= How to complete this task =
Once the line containing "An Euler-Bernoulli beam" is found in the entries below, reproduce it and every line after it, stopping at and including the line containing "(2) a uniformly distributed load of intensity -14"; reproduce nothing else, and keep each line exact.

-- Data in this exercise follows --

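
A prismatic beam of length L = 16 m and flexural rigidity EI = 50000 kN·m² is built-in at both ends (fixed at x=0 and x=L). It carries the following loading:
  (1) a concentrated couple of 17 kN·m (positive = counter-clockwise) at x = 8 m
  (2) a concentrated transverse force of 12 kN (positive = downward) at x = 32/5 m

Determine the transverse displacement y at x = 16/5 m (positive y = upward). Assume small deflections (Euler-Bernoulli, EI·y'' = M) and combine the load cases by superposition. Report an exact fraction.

y(16/5) = -109518/48828125 m

Load 1 — applied couple M₀=17 kN·m at a=8 m (b=L-a=8):
  y_1 = (R_Ax³/6 - M_Ax²/2)/EI  [x≤a] with R_A=51/32, M_A=17/4 = ((51/32)·(16/5)³/6 - (17/4)·(16/5)²/2)/50000 = -102/390625 m
Load 2 — point force P=12 kN at a=32/5 m (b=L-a=48/5):
  y_2 = -Pb²x²(3aL-(3a+b)x)/(6L³EI)  [x≤a] = -12·(48/5)²·(16/5)²·(3·(32/5)·16-(3·(32/5)+(48/5))·(16/5))/(6·16³·50000) = -96768/48828125 m
Superposition: y = Σ y_i = -109518/48828125 m ≈ -0.002243 m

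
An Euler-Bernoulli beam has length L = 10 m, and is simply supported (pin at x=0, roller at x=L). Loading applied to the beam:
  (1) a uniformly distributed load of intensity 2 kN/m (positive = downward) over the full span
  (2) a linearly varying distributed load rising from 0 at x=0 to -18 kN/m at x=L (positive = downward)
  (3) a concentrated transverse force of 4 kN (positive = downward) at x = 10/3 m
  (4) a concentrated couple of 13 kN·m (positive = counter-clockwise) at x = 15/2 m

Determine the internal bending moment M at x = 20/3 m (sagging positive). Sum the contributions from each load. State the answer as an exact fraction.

Load 1 — uniform load w=2 kN/m over full span:
  M_1 = wx(L-x)/2 = 2·(20/3)·(10-(20/3))/2 = 200/9 kN·m
Load 2 — triangular load w₀=-18 kN/m (0→w₀ over full span):
  M_2 = w₀Lx/6 - w₀x³/(6L) = (-18)·10·(20/3)/6 - (-18)·(20/3)³/(6·10) = -1000/9 kN·m
Load 3 — point force P=4 kN at a=10/3 m (b=L-a=20/3):
  M_3 = Pa(L-x)/L  [x>a] = 4·(10/3)·(10-(20/3))/10 = 40/9 kN·m
Load 4 — applied couple M₀=13 kN·m at a=15/2 m (b=L-a=5/2):
  M_4 = M₀x/L  [x≤a] = 13·(20/3)/10 = 26/3 kN·m
Superposition: M = Σ M_i = -682/9 kN·m ≈ -75.777778 kN·m

M(20/3) = -682/9 kN·m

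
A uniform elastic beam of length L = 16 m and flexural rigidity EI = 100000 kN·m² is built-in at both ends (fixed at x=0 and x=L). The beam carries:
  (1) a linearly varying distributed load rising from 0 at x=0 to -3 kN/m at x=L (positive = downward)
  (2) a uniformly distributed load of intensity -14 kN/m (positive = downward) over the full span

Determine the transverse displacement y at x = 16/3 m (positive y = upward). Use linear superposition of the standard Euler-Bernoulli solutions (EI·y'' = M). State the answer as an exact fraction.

Load 1 — triangular load w₀=-3 kN/m (0→w₀ over full span):
  y_1 = -w₀x²(L-x)²(x+2L)/(120LEI) = -(-3)·(16/3)²·(16-(16/3))²·((16/3)+2·16)/(120·16·100000) = 7168/3796875 m
Load 2 — uniform load w=-14 kN/m over full span:
  y_2 = -wx²(L-x)²/(24EI) = -(-14)·(16/3)²·(16-(16/3))²/(24·100000) = 14336/759375 m
Superposition: y = Σ y_i = 78848/3796875 m ≈ 0.020767 m

y(16/3) = 78848/3796875 m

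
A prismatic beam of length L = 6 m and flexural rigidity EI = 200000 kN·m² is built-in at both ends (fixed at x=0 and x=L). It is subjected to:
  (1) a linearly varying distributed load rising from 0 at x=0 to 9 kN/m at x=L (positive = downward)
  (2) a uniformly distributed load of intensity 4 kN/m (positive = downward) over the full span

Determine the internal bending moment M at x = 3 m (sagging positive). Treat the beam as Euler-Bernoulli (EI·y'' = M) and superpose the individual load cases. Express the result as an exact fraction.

Load 1 — triangular load w₀=9 kN/m (0→w₀ over full span):
  M_1 = 3w₀Lx/20 - w₀L²/30 - w₀x³/(6L) = 3·9·6·3/20 - 9·6²/30 - 9·3³/(6·6) = 27/4 kN·m
Load 2 — uniform load w=4 kN/m over full span:
  M_2 = wLx/2 - wL²/12 - wx²/2 = 4·6·3/2 - 4·6²/12 - 4·3²/2 = 6 kN·m
Superposition: M = Σ M_i = 51/4 kN·m ≈ 12.750000 kN·m

M(3) = 51/4 kN·m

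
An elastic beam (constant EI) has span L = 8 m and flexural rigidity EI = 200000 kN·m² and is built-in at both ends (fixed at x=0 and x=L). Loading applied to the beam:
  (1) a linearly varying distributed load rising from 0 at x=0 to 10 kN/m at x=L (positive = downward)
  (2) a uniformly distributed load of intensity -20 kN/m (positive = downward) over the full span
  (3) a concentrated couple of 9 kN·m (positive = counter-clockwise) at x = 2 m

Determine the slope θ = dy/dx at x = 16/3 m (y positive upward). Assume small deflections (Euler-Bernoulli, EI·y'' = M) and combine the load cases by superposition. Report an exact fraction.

Load 1 — triangular load w₀=10 kN/m (0→w₀ over full span):
  θ_1 = -w₀(2x(L-x)(L-2x)(x+2L)+x²(L-x)²)/(120LEI) = -10·(2·(16/3)·(8-(16/3))·(8-2·(16/3))·((16/3)+2·8)+(16/3)²·(8-(16/3))²)/(120·8·200000) = 56/759375 rad
Load 2 — uniform load w=-20 kN/m over full span:
  θ_2 = -wx(L-x)(L-2x)/(12EI) = -(-20)·(16/3)·(8-(16/3))·(8-2·(16/3))/(12·200000) = -16/50625 rad
Load 3 — applied couple M₀=9 kN·m at a=2 m (b=L-a=6):
  θ_3 = (R_Ax²/2 - M_Ax - M₀(x-a))/EI  [x>a] with R_A=81/64, M_A=-27/16 = ((81/64)·(16/3)²/2 - (-27/16)·(16/3) - 9·((16/3)-2))/200000 = -3/200000 rad
Superposition: θ = Σ θ_i = -2501/9720000 rad ≈ -0.000257 rad

θ(16/3) = -2501/9720000 rad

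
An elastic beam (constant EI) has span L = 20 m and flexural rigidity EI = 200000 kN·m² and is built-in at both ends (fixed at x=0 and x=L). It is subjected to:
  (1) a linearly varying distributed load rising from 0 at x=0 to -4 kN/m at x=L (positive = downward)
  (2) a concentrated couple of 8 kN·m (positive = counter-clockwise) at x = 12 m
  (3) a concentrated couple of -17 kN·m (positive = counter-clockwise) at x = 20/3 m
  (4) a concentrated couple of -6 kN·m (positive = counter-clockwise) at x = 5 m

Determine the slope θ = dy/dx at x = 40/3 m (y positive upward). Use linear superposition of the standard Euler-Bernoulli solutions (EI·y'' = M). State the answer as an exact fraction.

θ(40/3) = -82849/243000000 rad

Load 1 — triangular load w₀=-4 kN/m (0→w₀ over full span):
  θ_1 = -w₀(2x(L-x)(L-2x)(x+2L)+x²(L-x)²)/(120LEI) = -(-4)·(2·(40/3)·(20-(40/3))·(20-2·(40/3))·((40/3)+2·20)+(40/3)²·(20-(40/3))²)/(120·20·200000) = -14/30375 rad
Load 2 — applied couple M₀=8 kN·m at a=12 m (b=L-a=8):
  θ_2 = (R_Ax²/2 - M_Ax - M₀(x-a))/EI  [x>a] with R_A=72/125, M_A=64/25 = ((72/125)·(40/3)²/2 - (64/25)·(40/3) - 8·((40/3)-12))/200000 = 1/31250 rad
Load 3 — applied couple M₀=-17 kN·m at a=20/3 m (b=L-a=40/3):
  θ_3 = (R_Ax²/2 - M_Ax - M₀(x-a))/EI  [x>a] with R_A=-17/15, M_A=0 = ((-17/15)·(40/3)²/2 - 0·(40/3) - (-17)·((40/3)-(20/3)))/200000 = 17/270000 rad
Load 4 — applied couple M₀=-6 kN·m at a=5 m (b=L-a=15):
  θ_4 = (R_Ax²/2 - M_Ax - M₀(x-a))/EI  [x>a] with R_A=-27/80, M_A=9/8 = ((-27/80)·(40/3)²/2 - (9/8)·(40/3) - (-6)·((40/3)-5))/200000 = 1/40000 rad
Superposition: θ = Σ θ_i = -82849/243000000 rad ≈ -0.000341 rad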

-- Data in this exercise concluded --

= Answer to the exercise =
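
An Euler-Bernoulli beam has length L = 10 m, and is simply supported (pin at x=0, roller at x=L). Loading applied to the beam:
  (1) a uniformly distributed load of intensity 2 kN/m (positive = downward) over the full span
  (2) a linearly varying distributed load rising from 0 at x=0 to -18 kN/m at x=L (positive = downward)
  (3) a concentrated transverse force of 4 kN (positive = downward) at x = 10/3 m
  (4) a concentrated couple of 13 kN·m (positive = counter-clockwise) at x = 15/2 m

Determine the internal bending moment M at x = 20/3 m (sagging positive). Sum the contributions from each load. State the answer as an exact fraction.

Load 1 — uniform load w=2 kN/m over full span:
  M_1 = wx(L-x)/2 = 2·(20/3)·(10-(20/3))/2 = 200/9 kN·m
Load 2 — triangular load w₀=-18 kN/m (0→w₀ over full span):
  M_2 = w₀Lx/6 - w₀x³/(6L) = (-18)·10·(20/3)/6 - (-18)·(20/3)³/(6·10) = -1000/9 kN·m
Load 3 — point force P=4 kN at a=10/3 m (b=L-a=20/3):
  M_3 = Pa(L-x)/L  [x>a] = 4·(10/3)·(10-(20/3))/10 = 40/9 kN·m
Load 4 — applied couple M₀=13 kN·m at a=15/2 m (b=L-a=5/2):
  M_4 = M₀x/L  [x≤a] = 13·(20/3)/10 = 26/3 kN·m
Superposition: M = Σ M_i = -682/9 kN·m ≈ -75.777778 kN·m

M(20/3) = -682/9 kN·m

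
A uniform elastic beam of length L = 16 m and flexural rigidity EI = 100000 kN·m² is built-in at both ends (fixed at x=0 and x=L). The beam carries:
  (1) a linearly varying distributed load rising from 0 at x=0 to -3 kN/m at x=L (positive = downward)
  (2) a uniformly distributed load of intensity -14 kN/m (positive = downward) over the full span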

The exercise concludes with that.